Start of Information shown

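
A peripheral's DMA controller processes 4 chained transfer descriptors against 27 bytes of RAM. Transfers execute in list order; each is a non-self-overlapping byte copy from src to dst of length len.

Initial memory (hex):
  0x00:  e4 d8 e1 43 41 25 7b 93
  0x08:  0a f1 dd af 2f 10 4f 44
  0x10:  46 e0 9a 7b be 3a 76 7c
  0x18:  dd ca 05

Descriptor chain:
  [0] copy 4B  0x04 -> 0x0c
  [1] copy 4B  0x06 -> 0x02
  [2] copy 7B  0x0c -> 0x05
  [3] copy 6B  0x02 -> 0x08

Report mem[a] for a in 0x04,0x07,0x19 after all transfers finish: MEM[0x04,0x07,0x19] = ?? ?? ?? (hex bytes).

MEM[0x04,0x07,0x19] = 0a 7b ca

#0 dst[0x0c+4] := {0x41,0x25,0x7b,0x93}
#1 dst[0x02+4] := {0x7b,0x93,0x0a,0xf1}
#2 dst[0x05+7] := {0x41,0x25,0x7b,0x93,0x46,0xe0,0x9a}
#3 dst[0x08+6] := {0x7b,0x93,0x0a,0x41,0x25,0x7b}
query mem[0x04]=0x0a, mem[0x07]=0x7b, mem[0x19]=0xca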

End of Information shown

→ Task description
Write out all of the records word for word.

→ Exercise answer
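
A peripheral's DMA controller processes 4 chained transfer descriptors against 27 bytes of RAM. Transfers execute in list order; each is a non-self-overlapping byte copy from src to dst of length len.

Initial memory (hex):
  0x00:  e4 d8 e1 43 41 25 7b 93
  0x08:  0a f1 dd af 2f 10 4f 44
  0x10:  46 e0 9a 7b be 3a 76 7c
  0x18:  dd ca 05

Descriptor chain:
  [0] copy 4B  0x04 -> 0x0c
  [1] copy 4B  0x06 -> 0x02
  [2] copy 7B  0x0c -> 0x05
  [3] copy 6B  0x02 -> 0x08

Report mem[a] for a in 0x04,0x07,0x19 after all transfers finish: MEM[0x04,0x07,0x19] = ?? ?? ?? (hex bytes).

MEM[0x04,0x07,0x19] = 0a 7b ca

#0 dst[0x0c+4] := {0x41,0x25,0x7b,0x93}
#1 dst[0x02+4] := {0x7b,0x93,0x0a,0xf1}
#2 dst[0x05+7] := {0x41,0x25,0x7b,0x93,0x46,0xe0,0x9a}
#3 dst[0x08+6] := {0x7b,0x93,0x0a,0x41,0x25,0x7b}
query mem[0x04]=0x0a, mem[0x07]=0x7b, mem[0x19]=0xca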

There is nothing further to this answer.